**Aim of the task**
Your task is to return the line containing "rate = 123.8" and each line after it through the end of the entries, exactly, with no other lines.

[Records excerpted from a collection]
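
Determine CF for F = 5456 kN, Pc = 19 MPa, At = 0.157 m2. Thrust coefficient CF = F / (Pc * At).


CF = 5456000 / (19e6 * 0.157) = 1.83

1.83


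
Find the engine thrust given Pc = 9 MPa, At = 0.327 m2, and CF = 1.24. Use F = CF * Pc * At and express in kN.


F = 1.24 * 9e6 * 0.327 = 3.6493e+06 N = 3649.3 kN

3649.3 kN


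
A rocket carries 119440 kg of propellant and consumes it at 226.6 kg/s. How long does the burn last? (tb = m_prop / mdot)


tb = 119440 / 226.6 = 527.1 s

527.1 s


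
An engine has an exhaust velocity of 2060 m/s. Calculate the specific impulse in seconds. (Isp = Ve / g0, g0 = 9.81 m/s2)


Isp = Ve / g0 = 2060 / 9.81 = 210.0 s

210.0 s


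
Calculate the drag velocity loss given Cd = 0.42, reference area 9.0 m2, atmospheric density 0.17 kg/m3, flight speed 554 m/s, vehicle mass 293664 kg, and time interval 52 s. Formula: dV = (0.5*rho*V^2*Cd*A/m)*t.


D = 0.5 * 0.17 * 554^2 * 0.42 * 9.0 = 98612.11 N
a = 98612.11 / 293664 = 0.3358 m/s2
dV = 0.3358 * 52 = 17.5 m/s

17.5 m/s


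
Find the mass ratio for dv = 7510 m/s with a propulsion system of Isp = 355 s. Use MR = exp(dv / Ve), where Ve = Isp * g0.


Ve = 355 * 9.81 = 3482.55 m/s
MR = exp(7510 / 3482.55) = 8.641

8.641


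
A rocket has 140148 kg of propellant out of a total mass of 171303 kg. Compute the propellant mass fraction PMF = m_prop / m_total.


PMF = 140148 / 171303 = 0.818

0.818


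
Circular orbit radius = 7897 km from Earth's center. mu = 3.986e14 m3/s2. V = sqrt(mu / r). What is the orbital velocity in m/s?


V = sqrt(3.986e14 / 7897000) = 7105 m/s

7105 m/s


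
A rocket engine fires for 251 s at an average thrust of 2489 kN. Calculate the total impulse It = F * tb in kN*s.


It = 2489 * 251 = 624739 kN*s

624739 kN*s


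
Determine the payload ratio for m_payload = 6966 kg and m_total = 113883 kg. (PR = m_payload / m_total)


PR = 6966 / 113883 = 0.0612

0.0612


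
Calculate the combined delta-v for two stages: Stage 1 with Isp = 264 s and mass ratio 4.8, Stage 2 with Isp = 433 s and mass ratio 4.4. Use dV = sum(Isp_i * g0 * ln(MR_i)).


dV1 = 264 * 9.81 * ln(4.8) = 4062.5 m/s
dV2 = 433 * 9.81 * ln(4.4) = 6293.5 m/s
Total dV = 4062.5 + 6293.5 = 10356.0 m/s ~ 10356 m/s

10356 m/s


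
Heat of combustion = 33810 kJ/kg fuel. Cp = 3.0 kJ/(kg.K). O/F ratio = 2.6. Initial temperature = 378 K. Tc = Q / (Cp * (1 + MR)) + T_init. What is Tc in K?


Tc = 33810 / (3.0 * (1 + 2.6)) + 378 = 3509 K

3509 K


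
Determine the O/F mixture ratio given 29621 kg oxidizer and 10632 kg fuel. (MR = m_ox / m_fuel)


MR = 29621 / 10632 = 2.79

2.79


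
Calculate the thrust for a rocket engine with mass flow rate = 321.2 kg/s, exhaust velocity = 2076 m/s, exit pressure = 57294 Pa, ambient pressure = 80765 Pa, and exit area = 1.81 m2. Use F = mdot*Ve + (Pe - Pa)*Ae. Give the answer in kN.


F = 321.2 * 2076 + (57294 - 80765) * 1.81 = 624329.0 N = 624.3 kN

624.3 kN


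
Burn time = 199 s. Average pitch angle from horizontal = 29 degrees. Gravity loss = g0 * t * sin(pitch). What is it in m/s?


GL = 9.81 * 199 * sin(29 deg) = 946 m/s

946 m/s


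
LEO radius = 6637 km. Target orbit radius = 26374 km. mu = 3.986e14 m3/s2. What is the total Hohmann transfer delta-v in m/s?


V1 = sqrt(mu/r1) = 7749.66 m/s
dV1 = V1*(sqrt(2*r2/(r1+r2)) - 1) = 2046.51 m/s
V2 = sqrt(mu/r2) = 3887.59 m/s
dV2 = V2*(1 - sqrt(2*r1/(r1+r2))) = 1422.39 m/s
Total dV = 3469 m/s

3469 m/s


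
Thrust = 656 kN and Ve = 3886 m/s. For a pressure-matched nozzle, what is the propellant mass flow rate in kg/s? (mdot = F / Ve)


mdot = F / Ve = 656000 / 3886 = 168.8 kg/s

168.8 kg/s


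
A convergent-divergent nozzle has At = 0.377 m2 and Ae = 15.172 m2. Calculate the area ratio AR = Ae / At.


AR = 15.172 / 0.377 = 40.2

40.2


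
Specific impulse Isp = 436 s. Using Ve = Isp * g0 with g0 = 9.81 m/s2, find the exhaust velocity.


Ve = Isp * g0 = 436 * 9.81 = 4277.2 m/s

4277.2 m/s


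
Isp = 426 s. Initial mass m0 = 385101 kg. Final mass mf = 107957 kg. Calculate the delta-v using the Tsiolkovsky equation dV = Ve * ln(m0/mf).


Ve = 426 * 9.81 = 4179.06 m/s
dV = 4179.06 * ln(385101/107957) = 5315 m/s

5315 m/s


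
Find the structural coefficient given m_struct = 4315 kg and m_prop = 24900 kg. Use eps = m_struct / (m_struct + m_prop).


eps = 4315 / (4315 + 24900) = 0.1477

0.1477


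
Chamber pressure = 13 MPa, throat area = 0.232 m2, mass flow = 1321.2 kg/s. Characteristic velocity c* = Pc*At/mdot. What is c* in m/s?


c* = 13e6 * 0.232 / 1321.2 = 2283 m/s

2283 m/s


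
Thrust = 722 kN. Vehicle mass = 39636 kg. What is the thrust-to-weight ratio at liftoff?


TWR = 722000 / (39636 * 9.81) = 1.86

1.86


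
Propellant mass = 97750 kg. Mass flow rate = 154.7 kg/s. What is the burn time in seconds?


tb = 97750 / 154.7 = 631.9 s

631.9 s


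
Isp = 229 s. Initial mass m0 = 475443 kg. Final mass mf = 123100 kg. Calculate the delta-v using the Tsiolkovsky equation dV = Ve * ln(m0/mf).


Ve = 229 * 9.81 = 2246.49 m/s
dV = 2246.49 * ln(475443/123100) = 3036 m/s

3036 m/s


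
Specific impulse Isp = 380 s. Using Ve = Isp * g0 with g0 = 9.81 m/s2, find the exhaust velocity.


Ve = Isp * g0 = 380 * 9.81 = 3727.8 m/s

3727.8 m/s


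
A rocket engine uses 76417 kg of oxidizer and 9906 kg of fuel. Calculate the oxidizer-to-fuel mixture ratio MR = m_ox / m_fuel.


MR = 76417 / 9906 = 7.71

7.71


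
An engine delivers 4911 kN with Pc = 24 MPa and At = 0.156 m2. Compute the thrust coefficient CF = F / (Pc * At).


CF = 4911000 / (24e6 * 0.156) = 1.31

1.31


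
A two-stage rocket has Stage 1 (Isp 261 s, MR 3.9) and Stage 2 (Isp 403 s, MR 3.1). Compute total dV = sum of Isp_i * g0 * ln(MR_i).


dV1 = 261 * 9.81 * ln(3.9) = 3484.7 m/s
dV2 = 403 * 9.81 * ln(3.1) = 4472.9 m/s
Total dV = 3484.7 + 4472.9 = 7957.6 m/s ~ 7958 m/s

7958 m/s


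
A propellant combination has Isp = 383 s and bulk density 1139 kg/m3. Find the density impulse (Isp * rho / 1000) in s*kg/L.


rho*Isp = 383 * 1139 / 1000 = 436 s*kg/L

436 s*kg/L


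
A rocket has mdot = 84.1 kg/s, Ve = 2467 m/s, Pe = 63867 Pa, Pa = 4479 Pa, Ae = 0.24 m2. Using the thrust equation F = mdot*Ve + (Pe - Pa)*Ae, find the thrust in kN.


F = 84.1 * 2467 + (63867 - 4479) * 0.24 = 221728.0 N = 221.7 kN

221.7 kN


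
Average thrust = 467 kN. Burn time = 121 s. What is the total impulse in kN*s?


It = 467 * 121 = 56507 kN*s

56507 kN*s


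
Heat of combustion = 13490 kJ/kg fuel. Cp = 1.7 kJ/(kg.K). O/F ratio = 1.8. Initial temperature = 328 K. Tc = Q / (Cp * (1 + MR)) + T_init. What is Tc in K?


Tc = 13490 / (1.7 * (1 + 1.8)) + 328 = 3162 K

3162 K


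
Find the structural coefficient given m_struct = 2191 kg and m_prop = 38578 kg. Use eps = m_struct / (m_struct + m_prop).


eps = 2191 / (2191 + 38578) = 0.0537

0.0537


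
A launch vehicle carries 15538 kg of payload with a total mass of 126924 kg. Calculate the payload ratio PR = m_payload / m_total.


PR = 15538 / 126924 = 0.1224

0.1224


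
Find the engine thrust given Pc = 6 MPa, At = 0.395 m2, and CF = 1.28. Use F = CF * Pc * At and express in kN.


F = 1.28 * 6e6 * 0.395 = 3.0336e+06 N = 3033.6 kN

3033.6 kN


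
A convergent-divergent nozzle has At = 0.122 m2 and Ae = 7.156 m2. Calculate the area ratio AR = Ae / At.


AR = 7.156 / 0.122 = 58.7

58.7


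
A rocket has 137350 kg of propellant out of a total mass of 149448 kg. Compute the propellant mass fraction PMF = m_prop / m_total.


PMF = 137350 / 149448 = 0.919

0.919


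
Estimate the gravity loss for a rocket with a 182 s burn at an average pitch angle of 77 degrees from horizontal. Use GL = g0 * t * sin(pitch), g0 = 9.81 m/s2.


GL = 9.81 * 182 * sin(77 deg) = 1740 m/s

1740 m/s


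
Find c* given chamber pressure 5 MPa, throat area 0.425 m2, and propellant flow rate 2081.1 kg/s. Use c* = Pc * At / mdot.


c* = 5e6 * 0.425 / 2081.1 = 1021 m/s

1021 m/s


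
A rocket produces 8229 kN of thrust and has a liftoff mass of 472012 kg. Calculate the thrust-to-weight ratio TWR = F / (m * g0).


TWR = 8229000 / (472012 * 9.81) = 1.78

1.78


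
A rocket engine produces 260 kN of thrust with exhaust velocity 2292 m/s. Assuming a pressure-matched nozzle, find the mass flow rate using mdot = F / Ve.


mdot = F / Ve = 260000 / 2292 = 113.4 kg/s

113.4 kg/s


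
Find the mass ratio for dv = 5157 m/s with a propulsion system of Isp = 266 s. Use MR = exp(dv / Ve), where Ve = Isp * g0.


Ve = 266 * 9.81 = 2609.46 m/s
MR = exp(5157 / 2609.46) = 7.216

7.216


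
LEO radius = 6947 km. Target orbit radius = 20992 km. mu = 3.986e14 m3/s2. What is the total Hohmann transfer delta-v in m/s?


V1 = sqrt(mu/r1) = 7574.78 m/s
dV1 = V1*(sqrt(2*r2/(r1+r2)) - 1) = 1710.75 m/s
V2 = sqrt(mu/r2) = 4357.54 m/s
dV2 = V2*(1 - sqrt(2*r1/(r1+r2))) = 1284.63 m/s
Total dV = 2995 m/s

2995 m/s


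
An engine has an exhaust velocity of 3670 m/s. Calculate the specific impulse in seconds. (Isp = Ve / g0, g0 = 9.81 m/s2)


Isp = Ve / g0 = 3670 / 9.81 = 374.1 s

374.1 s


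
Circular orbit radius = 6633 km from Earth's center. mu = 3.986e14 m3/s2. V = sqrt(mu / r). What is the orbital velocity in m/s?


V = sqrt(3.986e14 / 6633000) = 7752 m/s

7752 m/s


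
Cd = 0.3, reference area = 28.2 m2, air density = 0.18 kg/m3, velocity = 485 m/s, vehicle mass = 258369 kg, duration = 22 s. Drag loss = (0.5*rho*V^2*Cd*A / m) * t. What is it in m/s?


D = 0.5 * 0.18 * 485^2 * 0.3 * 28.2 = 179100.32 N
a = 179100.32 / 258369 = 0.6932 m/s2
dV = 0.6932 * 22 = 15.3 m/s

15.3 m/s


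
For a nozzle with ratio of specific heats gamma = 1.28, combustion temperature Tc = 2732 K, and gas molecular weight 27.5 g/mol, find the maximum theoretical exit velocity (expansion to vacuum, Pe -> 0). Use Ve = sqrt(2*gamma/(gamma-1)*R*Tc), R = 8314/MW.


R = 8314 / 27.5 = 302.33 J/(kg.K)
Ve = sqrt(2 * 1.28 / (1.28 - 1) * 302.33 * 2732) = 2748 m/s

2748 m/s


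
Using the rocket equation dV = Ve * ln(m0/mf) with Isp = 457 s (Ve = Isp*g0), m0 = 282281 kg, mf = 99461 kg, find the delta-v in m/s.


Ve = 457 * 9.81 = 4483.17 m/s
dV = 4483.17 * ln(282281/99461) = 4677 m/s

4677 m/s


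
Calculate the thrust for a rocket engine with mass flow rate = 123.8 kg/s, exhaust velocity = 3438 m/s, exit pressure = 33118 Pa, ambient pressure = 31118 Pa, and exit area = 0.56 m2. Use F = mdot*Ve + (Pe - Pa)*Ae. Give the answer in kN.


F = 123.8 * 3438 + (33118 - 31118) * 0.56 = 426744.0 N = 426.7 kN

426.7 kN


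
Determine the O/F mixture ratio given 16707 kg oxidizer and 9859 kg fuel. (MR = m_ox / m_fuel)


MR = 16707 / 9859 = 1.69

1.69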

**Answer to the exercise**
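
Calculate the thrust for a rocket engine with mass flow rate = 123.8 kg/s, exhaust velocity = 3438 m/s, exit pressure = 33118 Pa, ambient pressure = 31118 Pa, and exit area = 0.56 m2. Use F = mdot*Ve + (Pe - Pa)*Ae. Give the answer in kN.


F = 123.8 * 3438 + (33118 - 31118) * 0.56 = 426744.0 N = 426.7 kN

426.7 kN


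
Determine the O/F mixture ratio given 16707 kg oxidizer and 9859 kg fuel. (MR = m_ox / m_fuel)


MR = 16707 / 9859 = 1.69

1.69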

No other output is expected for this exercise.